BEGIN
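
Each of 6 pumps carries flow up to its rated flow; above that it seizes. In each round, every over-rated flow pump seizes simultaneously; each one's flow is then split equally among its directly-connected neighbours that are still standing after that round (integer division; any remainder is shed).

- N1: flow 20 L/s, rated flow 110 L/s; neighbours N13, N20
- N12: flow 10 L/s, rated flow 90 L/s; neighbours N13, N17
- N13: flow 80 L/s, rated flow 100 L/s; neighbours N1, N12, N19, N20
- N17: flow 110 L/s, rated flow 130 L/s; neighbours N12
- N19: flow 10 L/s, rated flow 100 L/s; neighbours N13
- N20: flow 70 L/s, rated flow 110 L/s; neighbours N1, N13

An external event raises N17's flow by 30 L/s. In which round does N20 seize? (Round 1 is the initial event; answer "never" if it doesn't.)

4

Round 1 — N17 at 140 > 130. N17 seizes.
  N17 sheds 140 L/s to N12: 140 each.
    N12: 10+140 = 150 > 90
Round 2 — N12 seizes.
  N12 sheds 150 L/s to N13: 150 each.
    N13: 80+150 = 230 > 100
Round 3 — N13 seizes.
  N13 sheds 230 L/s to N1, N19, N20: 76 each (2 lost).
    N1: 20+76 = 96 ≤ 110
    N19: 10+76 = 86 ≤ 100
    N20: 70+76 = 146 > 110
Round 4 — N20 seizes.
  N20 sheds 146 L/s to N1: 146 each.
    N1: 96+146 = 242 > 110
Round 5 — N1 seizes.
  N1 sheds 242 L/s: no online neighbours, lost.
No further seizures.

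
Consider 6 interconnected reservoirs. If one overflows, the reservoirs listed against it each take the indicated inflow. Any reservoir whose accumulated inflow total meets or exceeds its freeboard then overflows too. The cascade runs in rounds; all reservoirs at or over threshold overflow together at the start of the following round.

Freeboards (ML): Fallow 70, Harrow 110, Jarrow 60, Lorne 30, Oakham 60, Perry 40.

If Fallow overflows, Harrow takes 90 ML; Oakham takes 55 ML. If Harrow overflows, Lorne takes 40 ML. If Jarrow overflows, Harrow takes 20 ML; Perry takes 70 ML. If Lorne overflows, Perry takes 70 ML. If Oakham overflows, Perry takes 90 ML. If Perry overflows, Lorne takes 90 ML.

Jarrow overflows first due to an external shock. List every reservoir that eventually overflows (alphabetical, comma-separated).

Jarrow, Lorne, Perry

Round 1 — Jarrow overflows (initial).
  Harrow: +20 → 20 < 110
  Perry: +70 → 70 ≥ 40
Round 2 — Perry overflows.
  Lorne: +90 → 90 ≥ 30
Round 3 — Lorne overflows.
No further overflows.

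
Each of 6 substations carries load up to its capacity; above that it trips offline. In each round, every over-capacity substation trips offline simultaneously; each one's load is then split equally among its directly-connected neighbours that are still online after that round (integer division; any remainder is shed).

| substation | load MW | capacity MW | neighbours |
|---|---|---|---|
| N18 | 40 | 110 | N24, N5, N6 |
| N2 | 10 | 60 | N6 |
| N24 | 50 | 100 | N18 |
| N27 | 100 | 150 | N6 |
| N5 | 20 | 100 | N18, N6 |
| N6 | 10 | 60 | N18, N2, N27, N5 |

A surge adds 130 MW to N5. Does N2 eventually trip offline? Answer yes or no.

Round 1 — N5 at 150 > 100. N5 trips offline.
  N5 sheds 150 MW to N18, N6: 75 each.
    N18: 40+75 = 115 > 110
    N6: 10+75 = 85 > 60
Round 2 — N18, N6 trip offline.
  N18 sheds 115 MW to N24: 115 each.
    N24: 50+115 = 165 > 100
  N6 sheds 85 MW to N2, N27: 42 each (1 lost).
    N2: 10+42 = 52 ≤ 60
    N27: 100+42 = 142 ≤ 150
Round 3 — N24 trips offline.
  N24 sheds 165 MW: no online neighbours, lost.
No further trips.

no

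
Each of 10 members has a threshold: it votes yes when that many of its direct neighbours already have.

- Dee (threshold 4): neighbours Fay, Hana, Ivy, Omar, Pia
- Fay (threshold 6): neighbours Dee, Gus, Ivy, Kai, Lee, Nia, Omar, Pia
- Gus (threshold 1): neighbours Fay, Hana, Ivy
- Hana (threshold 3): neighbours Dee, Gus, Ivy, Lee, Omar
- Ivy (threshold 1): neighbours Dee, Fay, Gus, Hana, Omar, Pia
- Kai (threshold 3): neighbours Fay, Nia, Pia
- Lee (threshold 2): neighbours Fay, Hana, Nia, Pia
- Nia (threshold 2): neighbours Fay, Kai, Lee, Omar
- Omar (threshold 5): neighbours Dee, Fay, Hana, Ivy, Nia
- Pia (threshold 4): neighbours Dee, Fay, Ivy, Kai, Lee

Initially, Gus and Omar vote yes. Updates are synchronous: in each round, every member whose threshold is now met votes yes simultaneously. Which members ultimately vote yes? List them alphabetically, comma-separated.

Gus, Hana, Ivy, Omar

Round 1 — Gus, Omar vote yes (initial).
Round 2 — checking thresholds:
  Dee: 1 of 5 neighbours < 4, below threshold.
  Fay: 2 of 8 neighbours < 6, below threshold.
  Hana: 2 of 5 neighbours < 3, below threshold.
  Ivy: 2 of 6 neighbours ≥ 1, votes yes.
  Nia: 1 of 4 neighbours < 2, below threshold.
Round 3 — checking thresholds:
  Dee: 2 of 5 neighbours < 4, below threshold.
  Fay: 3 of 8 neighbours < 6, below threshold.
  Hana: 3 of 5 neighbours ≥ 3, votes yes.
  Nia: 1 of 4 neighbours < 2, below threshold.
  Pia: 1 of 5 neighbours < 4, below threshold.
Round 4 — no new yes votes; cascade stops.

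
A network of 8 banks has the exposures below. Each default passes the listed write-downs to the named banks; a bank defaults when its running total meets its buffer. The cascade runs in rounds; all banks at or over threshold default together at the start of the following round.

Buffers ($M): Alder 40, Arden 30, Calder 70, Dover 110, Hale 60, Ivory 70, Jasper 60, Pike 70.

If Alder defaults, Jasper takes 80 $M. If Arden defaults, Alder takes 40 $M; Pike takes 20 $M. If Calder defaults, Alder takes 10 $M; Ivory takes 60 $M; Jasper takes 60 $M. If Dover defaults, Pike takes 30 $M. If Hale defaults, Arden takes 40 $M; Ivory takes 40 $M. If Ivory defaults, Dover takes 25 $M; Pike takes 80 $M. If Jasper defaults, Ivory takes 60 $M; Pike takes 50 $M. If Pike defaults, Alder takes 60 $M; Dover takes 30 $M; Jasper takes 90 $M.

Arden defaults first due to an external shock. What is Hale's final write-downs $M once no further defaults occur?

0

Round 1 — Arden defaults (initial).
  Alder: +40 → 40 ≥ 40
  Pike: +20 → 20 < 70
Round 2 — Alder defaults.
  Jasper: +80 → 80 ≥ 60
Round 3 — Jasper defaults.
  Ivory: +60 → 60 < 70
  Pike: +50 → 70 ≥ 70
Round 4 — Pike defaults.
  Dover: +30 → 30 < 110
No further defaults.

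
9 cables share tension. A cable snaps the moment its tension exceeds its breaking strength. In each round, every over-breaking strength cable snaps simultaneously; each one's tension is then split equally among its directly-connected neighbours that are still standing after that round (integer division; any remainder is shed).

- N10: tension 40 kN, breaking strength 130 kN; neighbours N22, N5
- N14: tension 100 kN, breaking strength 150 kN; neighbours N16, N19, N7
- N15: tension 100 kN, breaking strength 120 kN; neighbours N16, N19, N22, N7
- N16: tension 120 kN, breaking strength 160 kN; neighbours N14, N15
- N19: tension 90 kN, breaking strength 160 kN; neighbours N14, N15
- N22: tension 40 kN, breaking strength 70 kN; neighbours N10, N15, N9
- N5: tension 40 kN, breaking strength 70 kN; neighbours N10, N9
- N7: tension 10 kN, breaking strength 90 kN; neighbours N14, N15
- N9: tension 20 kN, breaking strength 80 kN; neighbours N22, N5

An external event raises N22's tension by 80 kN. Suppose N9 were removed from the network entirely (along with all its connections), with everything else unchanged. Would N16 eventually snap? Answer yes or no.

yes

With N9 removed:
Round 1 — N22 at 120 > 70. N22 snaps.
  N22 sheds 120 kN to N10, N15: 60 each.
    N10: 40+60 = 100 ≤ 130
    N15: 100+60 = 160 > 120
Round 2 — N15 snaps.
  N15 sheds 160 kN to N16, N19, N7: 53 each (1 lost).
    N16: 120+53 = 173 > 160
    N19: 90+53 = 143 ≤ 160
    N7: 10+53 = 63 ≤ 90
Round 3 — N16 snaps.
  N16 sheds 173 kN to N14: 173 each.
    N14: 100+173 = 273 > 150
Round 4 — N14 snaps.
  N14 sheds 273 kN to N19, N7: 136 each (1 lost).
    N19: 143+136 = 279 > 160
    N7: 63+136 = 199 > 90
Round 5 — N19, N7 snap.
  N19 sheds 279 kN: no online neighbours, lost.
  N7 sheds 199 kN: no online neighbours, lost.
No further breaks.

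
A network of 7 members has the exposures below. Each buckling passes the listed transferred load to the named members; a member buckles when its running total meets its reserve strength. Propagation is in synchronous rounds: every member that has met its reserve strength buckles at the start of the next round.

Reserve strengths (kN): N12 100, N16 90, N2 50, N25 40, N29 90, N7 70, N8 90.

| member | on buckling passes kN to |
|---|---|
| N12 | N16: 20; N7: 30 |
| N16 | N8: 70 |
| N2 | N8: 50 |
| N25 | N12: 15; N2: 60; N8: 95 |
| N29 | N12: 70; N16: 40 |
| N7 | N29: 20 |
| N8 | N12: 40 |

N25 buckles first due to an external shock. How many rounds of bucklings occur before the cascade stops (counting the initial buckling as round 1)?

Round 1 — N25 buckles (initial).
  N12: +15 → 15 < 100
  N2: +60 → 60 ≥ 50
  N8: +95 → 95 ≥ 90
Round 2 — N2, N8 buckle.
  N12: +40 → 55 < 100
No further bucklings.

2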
END
◆ **WHAT NEEDS TO BE DONE**: Pull out each line of the listing that holds the string "above".

◆ **EXERCISE SOLUTION**:
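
Each of 6 pumps carries flow up to its rated flow; above that it seizes. In each round, every over-rated flow pump seizes simultaneously; each one's flow is then split equally among its directly-connected neighbours that are still standing after that round (integer division; any remainder is shed).
Each of 6 substations carries load up to its capacity; above that it trips offline. In each round, every over-capacity substation trips offline simultaneously; each one's load is then split equally among its directly-connected neighbours that are still online after that round (integer division; any remainder is shed).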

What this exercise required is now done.